*EXERCISE PROMPT*: For each line of the listing below that contains the string "minimum", copy the line.

*RECORDS FOR THIS TASK*:
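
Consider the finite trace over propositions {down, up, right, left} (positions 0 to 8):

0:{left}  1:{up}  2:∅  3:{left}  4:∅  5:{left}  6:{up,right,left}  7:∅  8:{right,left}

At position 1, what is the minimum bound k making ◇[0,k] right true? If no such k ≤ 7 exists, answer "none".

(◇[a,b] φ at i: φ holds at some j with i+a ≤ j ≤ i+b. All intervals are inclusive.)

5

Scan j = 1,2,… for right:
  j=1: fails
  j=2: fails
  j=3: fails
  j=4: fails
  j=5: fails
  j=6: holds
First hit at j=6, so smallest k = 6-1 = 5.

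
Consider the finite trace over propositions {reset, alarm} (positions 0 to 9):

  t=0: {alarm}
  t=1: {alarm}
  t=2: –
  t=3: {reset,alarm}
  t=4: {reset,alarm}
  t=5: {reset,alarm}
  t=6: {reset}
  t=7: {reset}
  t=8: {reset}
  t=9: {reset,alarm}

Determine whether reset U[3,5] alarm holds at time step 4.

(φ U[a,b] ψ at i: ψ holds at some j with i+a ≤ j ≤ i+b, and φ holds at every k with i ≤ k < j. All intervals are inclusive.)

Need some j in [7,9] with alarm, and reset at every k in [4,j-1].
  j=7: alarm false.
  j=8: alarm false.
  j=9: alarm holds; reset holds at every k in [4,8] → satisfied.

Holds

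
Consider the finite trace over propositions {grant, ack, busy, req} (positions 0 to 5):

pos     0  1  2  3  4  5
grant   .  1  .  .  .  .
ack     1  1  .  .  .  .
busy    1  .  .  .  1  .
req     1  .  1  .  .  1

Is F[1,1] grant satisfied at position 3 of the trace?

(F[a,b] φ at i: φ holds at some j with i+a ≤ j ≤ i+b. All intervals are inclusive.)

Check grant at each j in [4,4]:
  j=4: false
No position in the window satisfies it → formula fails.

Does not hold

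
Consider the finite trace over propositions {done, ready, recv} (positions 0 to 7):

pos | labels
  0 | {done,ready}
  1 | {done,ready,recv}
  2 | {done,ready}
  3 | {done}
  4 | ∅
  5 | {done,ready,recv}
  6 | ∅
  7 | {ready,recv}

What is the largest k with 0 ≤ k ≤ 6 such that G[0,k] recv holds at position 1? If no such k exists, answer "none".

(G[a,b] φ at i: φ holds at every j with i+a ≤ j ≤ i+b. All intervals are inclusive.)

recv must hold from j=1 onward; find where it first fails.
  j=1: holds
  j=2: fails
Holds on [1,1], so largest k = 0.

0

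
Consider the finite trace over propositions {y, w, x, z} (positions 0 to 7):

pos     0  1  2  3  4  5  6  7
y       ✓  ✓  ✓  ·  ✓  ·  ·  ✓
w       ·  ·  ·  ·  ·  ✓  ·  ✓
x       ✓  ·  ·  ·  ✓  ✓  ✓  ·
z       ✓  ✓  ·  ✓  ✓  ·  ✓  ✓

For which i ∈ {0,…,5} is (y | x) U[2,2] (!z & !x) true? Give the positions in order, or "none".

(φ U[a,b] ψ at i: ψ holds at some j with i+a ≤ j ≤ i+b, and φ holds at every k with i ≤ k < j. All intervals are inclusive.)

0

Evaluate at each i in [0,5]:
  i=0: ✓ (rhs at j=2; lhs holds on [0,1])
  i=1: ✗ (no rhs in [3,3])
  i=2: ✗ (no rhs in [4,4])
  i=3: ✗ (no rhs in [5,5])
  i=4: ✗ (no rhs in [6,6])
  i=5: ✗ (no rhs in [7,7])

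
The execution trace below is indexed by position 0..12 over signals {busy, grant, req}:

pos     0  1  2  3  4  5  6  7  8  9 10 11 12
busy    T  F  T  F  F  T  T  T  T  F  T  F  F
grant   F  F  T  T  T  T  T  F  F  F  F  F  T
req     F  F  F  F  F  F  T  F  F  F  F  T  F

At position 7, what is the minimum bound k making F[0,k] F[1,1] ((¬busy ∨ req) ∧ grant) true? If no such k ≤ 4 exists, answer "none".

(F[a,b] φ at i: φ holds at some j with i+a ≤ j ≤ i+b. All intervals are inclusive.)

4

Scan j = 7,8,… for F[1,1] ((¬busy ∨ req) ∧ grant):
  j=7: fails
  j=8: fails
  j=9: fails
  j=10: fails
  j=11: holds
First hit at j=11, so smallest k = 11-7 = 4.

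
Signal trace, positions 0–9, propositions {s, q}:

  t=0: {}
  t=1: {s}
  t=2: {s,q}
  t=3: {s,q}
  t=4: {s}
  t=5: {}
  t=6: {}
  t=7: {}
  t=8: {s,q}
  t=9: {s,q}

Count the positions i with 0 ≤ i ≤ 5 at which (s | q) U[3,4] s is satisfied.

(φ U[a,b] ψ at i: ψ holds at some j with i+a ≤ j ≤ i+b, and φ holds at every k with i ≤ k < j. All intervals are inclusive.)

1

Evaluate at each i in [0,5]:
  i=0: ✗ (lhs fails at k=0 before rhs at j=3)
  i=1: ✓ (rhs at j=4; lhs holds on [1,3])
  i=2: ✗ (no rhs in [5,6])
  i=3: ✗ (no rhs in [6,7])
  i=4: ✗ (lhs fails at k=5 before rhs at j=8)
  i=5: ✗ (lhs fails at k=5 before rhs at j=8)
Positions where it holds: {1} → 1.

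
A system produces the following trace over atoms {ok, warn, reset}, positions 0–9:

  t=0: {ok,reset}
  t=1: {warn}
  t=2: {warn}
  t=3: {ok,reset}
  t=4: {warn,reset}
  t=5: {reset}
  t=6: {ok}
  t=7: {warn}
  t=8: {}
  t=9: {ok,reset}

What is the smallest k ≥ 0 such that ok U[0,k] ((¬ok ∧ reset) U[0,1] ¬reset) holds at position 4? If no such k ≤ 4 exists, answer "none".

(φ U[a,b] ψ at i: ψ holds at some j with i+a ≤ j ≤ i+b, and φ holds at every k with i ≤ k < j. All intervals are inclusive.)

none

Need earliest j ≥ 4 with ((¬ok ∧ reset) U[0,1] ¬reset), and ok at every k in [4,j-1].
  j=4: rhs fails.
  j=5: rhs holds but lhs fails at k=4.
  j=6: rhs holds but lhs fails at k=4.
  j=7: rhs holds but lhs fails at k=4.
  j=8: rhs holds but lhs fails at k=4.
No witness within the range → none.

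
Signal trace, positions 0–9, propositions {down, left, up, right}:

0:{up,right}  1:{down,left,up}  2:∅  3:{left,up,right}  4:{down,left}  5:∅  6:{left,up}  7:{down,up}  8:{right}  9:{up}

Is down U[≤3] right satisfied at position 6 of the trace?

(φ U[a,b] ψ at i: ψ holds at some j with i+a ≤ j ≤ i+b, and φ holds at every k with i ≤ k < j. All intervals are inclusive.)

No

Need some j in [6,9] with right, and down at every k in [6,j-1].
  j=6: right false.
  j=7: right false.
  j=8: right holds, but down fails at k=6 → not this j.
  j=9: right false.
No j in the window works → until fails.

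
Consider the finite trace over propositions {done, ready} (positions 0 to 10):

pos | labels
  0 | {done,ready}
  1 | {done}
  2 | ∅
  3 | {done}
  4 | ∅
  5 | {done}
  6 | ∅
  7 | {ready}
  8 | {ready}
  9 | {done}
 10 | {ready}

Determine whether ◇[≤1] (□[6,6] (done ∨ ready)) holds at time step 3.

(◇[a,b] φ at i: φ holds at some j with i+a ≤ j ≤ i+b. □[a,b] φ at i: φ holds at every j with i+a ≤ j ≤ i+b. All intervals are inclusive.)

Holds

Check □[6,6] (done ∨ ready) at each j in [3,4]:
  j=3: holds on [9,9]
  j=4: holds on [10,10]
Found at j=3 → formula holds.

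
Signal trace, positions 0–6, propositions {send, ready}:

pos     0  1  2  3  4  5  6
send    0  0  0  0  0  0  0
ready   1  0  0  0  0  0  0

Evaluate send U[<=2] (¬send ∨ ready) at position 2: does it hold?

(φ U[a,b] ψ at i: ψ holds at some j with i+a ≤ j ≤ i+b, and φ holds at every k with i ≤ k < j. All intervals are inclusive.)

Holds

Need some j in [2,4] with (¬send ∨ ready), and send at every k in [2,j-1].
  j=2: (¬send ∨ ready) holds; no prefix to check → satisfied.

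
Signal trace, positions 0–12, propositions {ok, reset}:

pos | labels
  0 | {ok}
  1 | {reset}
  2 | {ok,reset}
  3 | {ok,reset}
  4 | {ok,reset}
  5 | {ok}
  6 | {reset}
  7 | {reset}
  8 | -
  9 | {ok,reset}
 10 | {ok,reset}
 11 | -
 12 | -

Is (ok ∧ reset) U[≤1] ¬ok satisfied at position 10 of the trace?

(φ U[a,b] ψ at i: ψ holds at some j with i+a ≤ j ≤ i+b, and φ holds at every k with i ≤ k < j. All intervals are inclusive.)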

---

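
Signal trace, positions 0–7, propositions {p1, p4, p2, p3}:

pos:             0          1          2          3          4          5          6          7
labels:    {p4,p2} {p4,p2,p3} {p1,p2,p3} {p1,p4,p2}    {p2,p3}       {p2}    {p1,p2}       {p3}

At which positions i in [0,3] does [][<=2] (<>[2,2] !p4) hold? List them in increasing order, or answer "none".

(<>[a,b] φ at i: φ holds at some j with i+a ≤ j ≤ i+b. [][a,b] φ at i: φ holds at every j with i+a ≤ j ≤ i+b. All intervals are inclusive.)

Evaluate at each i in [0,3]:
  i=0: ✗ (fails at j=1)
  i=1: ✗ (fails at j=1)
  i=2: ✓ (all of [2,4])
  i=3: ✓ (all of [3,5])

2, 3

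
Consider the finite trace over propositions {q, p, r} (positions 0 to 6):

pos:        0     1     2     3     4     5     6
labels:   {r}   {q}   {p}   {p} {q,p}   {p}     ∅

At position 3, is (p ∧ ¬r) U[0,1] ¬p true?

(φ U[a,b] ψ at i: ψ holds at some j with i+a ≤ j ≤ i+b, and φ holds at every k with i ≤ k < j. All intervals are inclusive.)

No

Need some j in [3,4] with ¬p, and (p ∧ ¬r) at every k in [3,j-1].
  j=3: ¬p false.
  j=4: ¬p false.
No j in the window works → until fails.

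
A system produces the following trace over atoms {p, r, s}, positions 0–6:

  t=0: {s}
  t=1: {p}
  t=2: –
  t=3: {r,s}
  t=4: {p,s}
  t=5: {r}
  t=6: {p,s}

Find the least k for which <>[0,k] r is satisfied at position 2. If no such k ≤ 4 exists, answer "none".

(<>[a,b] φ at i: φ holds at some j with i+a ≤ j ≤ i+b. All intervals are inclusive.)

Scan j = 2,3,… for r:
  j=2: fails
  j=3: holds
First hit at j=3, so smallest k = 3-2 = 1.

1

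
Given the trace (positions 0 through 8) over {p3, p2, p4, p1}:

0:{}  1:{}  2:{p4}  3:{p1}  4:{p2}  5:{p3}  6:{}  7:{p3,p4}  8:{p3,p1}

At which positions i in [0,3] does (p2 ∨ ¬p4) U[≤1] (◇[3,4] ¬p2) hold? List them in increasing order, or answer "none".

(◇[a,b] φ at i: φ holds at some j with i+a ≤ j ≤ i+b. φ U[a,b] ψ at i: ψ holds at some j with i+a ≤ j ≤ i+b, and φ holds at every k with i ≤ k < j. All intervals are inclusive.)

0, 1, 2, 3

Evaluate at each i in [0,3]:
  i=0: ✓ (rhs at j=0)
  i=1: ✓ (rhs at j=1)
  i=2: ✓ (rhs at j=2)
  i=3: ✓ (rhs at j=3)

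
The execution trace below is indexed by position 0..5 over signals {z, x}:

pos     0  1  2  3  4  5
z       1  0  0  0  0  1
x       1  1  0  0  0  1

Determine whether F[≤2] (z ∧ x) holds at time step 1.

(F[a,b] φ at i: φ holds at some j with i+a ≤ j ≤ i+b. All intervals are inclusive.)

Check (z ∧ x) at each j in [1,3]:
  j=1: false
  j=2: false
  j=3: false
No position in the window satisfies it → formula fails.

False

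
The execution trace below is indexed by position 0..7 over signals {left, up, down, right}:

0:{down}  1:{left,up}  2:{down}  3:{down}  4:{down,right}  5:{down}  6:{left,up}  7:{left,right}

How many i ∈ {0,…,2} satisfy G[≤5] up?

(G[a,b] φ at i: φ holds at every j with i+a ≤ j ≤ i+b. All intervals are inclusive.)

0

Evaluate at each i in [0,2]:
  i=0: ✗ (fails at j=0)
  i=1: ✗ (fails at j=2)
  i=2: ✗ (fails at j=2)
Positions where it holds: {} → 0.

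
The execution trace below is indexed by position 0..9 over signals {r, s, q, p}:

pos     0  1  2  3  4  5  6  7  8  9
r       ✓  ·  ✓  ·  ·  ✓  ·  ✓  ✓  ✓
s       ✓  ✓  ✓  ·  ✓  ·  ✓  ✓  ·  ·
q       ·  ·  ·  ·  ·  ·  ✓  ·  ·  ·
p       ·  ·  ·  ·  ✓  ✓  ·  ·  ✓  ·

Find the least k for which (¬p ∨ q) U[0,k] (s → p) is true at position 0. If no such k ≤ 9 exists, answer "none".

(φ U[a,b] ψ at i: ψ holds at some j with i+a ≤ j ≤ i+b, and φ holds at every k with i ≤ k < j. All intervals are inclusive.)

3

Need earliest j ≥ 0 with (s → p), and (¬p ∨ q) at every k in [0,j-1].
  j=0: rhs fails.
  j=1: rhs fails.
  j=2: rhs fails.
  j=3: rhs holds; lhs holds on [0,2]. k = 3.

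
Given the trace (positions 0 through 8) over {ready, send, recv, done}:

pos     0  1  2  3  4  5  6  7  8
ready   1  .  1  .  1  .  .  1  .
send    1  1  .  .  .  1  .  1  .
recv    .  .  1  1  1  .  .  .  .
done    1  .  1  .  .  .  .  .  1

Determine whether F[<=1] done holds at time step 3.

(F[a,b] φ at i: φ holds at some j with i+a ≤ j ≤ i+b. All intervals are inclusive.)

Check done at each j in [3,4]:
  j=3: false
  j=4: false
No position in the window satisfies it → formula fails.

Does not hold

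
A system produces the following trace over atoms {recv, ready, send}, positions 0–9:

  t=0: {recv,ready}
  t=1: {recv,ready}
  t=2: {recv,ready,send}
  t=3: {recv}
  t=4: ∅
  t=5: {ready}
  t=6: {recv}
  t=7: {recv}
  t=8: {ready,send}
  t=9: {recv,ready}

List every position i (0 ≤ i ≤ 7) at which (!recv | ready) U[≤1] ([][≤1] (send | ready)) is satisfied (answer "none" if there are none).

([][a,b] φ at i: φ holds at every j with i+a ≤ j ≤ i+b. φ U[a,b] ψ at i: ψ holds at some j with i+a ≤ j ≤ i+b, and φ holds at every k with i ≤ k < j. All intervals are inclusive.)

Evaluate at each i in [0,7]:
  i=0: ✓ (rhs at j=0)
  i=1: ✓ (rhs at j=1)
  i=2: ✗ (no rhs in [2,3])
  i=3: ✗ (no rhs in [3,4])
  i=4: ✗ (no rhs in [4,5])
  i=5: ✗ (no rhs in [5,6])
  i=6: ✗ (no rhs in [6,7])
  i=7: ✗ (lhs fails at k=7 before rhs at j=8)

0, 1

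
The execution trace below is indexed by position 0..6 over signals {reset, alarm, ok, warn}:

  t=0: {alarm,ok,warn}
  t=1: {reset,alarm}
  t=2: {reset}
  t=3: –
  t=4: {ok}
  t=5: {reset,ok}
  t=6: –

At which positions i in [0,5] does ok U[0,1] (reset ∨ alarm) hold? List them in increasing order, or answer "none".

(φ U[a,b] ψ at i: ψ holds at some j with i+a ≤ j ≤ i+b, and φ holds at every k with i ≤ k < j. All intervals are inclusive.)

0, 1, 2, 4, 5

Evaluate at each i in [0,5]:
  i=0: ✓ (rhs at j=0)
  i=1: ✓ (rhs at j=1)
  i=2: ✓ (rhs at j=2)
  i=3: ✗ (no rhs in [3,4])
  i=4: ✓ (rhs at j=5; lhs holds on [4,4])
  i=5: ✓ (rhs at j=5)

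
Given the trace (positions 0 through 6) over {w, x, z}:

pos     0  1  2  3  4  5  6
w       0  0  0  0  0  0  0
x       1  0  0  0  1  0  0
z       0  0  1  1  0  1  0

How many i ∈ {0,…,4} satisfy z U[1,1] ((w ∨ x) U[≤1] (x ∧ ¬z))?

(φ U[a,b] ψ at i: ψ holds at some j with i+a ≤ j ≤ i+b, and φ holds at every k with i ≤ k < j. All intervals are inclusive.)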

*SOLUTION TO THIS PROBLEM*:
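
At position 1, what is the minimum bound k making ◇[0,k] right true? If no such k ≤ 7 exists, answer "none".
At position 7, what is the minimum bound k making F[0,k] F[1,1] ((¬busy ∨ req) ∧ grant) true? If no such k ≤ 4 exists, answer "none".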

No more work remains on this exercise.